START Extracted information
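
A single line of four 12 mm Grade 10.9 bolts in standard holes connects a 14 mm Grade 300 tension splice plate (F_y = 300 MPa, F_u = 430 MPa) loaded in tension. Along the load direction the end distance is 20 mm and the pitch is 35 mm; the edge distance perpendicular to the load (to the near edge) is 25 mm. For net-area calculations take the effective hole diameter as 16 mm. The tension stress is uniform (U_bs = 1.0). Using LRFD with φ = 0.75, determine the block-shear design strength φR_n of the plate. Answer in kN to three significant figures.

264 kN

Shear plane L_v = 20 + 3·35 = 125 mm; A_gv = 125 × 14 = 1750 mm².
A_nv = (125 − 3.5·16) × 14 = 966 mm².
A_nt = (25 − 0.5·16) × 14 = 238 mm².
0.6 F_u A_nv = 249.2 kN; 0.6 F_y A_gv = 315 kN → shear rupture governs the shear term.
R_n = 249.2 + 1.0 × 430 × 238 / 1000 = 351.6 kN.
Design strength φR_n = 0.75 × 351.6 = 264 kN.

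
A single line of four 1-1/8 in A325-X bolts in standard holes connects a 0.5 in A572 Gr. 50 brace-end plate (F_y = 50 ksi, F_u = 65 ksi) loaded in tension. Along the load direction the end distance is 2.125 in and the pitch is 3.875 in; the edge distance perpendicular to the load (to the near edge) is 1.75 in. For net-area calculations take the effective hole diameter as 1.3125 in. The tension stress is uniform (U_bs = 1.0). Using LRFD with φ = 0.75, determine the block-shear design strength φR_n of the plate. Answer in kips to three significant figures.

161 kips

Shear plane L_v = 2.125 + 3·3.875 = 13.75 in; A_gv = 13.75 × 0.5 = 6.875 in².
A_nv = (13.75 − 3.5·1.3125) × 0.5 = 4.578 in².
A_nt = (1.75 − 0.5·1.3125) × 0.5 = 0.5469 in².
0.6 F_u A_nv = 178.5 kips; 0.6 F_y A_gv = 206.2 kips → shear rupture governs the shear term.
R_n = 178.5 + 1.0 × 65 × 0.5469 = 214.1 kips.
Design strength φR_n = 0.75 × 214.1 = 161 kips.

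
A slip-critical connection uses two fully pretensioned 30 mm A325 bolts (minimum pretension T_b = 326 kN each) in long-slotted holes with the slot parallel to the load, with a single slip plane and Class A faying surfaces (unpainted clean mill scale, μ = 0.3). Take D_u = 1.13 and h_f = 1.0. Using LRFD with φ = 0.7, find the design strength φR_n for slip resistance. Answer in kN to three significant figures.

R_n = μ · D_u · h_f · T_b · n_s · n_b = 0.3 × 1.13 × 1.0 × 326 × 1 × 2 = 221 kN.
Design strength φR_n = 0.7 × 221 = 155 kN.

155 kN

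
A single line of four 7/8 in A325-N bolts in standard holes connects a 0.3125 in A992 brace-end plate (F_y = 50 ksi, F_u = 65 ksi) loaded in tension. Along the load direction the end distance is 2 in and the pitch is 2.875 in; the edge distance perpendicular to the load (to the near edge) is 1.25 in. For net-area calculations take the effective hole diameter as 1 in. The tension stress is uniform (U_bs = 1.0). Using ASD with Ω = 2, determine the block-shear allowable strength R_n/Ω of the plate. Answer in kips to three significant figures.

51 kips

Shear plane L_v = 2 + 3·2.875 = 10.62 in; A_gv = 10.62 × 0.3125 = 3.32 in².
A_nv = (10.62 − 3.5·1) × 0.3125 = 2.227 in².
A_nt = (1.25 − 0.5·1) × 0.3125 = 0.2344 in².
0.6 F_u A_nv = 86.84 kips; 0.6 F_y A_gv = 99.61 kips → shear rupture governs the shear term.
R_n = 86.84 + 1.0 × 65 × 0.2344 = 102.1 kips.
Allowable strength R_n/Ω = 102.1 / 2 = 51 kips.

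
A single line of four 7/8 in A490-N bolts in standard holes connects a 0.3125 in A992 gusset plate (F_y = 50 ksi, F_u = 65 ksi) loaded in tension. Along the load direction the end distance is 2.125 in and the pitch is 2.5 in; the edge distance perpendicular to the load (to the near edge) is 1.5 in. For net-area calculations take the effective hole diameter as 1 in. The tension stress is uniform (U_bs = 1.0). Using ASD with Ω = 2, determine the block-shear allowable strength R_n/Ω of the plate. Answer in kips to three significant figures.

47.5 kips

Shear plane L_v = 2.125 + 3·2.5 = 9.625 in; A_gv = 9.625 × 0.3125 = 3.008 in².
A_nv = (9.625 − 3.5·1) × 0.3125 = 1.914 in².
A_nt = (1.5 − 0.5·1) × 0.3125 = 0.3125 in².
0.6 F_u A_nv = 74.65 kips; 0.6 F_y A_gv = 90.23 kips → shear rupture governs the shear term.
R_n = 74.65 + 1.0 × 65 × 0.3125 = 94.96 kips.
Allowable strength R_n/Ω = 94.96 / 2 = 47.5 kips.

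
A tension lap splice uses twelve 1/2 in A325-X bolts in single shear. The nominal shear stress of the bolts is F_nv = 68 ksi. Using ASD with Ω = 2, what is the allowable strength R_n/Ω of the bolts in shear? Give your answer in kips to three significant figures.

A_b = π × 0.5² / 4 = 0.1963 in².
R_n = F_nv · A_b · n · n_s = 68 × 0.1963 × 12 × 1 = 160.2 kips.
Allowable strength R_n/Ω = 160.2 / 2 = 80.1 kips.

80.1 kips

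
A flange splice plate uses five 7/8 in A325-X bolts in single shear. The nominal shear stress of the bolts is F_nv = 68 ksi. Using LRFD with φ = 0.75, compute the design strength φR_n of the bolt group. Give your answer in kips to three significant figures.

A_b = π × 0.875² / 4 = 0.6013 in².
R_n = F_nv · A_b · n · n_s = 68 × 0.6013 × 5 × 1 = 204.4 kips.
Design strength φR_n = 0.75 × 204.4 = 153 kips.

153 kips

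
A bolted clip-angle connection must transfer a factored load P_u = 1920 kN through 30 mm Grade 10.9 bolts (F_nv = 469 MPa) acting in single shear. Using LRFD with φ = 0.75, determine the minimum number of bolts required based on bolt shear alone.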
END Extracted information
-- Exercise instructions --
What is needed is an exact restatement of every record above.

-- Output of the task --
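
A single line of four 12 mm Grade 10.9 bolts in standard holes connects a 14 mm Grade 300 tension splice plate (F_y = 300 MPa, F_u = 430 MPa) loaded in tension. Along the load direction the end distance is 20 mm and the pitch is 35 mm; the edge distance perpendicular to the load (to the near edge) is 25 mm. For net-area calculations take the effective hole diameter as 16 mm. The tension stress is uniform (U_bs = 1.0). Using LRFD with φ = 0.75, determine the block-shear design strength φR_n of the plate. Answer in kN to three significant figures.

264 kN

Shear plane L_v = 20 + 3·35 = 125 mm; A_gv = 125 × 14 = 1750 mm².
A_nv = (125 − 3.5·16) × 14 = 966 mm².
A_nt = (25 − 0.5·16) × 14 = 238 mm².
0.6 F_u A_nv = 249.2 kN; 0.6 F_y A_gv = 315 kN → shear rupture governs the shear term.
R_n = 249.2 + 1.0 × 430 × 238 / 1000 = 351.6 kN.
Design strength φR_n = 0.75 × 351.6 = 264 kN.

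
A single line of four 1-1/8 in A325-X bolts in standard holes connects a 0.5 in A572 Gr. 50 brace-end plate (F_y = 50 ksi, F_u = 65 ksi) loaded in tension. Along the load direction the end distance is 2.125 in and the pitch is 3.875 in; the edge distance perpendicular to the load (to the near edge) is 1.75 in. For net-area calculations take the effective hole diameter as 1.3125 in. The tension stress is uniform (U_bs = 1.0). Using LRFD with φ = 0.75, determine the block-shear design strength φR_n of the plate. Answer in kips to three significant figures.

161 kips

Shear plane L_v = 2.125 + 3·3.875 = 13.75 in; A_gv = 13.75 × 0.5 = 6.875 in².
A_nv = (13.75 − 3.5·1.3125) × 0.5 = 4.578 in².
A_nt = (1.75 − 0.5·1.3125) × 0.5 = 0.5469 in².
0.6 F_u A_nv = 178.5 kips; 0.6 F_y A_gv = 206.2 kips → shear rupture governs the shear term.
R_n = 178.5 + 1.0 × 65 × 0.5469 = 214.1 kips.
Design strength φR_n = 0.75 × 214.1 = 161 kips.

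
A slip-critical connection uses two fully pretensioned 30 mm A325 bolts (minimum pretension T_b = 326 kN each) in long-slotted holes with the slot parallel to the load, with a single slip plane and Class A faying surfaces (unpainted clean mill scale, μ = 0.3). Take D_u = 1.13 and h_f = 1.0. Using LRFD with φ = 0.7, find the design strength φR_n for slip resistance. Answer in kN to three significant figures.

R_n = μ · D_u · h_f · T_b · n_s · n_b = 0.3 × 1.13 × 1.0 × 326 × 1 × 2 = 221 kN.
Design strength φR_n = 0.7 × 221 = 155 kN.

155 kN

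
A single line of four 7/8 in A325-N bolts in standard holes connects a 0.3125 in A992 brace-end plate (F_y = 50 ksi, F_u = 65 ksi) loaded in tension. Along the load direction the end distance is 2 in and the pitch is 2.875 in; the edge distance perpendicular to the load (to the near edge) is 1.25 in. For net-area calculations take the effective hole diameter as 1 in. The tension stress is uniform (U_bs = 1.0). Using ASD with Ω = 2, determine the block-shear allowable strength R_n/Ω of the plate. Answer in kips to three significant figures.

51 kips

Shear plane L_v = 2 + 3·2.875 = 10.62 in; A_gv = 10.62 × 0.3125 = 3.32 in².
A_nv = (10.62 − 3.5·1) × 0.3125 = 2.227 in².
A_nt = (1.25 − 0.5·1) × 0.3125 = 0.2344 in².
0.6 F_u A_nv = 86.84 kips; 0.6 F_y A_gv = 99.61 kips → shear rupture governs the shear term.
R_n = 86.84 + 1.0 × 65 × 0.2344 = 102.1 kips.
Allowable strength R_n/Ω = 102.1 / 2 = 51 kips.

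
A single line of four 7/8 in A490-N bolts in standard holes connects a 0.3125 in A992 gusset plate (F_y = 50 ksi, F_u = 65 ksi) loaded in tension. Along the load direction the end distance is 2.125 in and the pitch is 2.5 in; the edge distance perpendicular to the load (to the near edge) is 1.5 in. For net-area calculations take the effective hole diameter as 1 in. The tension stress is uniform (U_bs = 1.0). Using ASD with Ω = 2, determine the block-shear allowable strength R_n/Ω of the plate. Answer in kips to three significant figures.

47.5 kips

Shear plane L_v = 2.125 + 3·2.5 = 9.625 in; A_gv = 9.625 × 0.3125 = 3.008 in².
A_nv = (9.625 − 3.5·1) × 0.3125 = 1.914 in².
A_nt = (1.5 − 0.5·1) × 0.3125 = 0.3125 in².
0.6 F_u A_nv = 74.65 kips; 0.6 F_y A_gv = 90.23 kips → shear rupture governs the shear term.
R_n = 74.65 + 1.0 × 65 × 0.3125 = 94.96 kips.
Allowable strength R_n/Ω = 94.96 / 2 = 47.5 kips.

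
A tension lap splice uses twelve 1/2 in A325-X bolts in single shear. The nominal shear stress of the bolts is F_nv = 68 ksi. Using ASD with Ω = 2, what is the allowable strength R_n/Ω of the bolts in shear? Give your answer in kips to three significant figures.

A_b = π × 0.5² / 4 = 0.1963 in².
R_n = F_nv · A_b · n · n_s = 68 × 0.1963 × 12 × 1 = 160.2 kips.
Allowable strength R_n/Ω = 160.2 / 2 = 80.1 kips.

80.1 kips

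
A flange splice plate uses five 7/8 in A325-X bolts in single shear. The nominal shear stress of the bolts is F_nv = 68 ksi. Using LRFD with φ = 0.75, compute the design strength φR_n of the bolt group. Give your answer in kips to three significant figures.

A_b = π × 0.875² / 4 = 0.6013 in².
R_n = F_nv · A_b · n · n_s = 68 × 0.6013 × 5 × 1 = 204.4 kips.
Design strength φR_n = 0.75 × 204.4 = 153 kips.

153 kips

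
A bolted clip-angle connection must transfer a factored load P_u = 1920 kN through 30 mm Grade 10.9 bolts (F_nv = 469 MPa) acting in single shear. Using LRFD with φ = 0.75, determine the minimum number of bolts required based on bolt shear alone.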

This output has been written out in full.